Exercise prompt:
Count every line in the following listing that contains "anyone", then report that count with nothing added.

Content starts

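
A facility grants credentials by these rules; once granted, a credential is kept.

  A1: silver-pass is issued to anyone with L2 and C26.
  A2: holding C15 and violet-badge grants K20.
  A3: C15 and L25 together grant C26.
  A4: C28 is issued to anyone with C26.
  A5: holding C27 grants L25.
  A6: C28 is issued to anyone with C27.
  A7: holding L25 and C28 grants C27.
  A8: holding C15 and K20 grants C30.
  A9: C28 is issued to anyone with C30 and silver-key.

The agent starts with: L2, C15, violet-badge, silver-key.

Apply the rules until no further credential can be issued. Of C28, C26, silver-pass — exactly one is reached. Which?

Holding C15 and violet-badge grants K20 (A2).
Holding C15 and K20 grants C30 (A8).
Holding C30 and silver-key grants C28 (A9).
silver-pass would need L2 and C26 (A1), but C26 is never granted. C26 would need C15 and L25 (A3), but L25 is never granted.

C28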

Content ends

Written solution:
4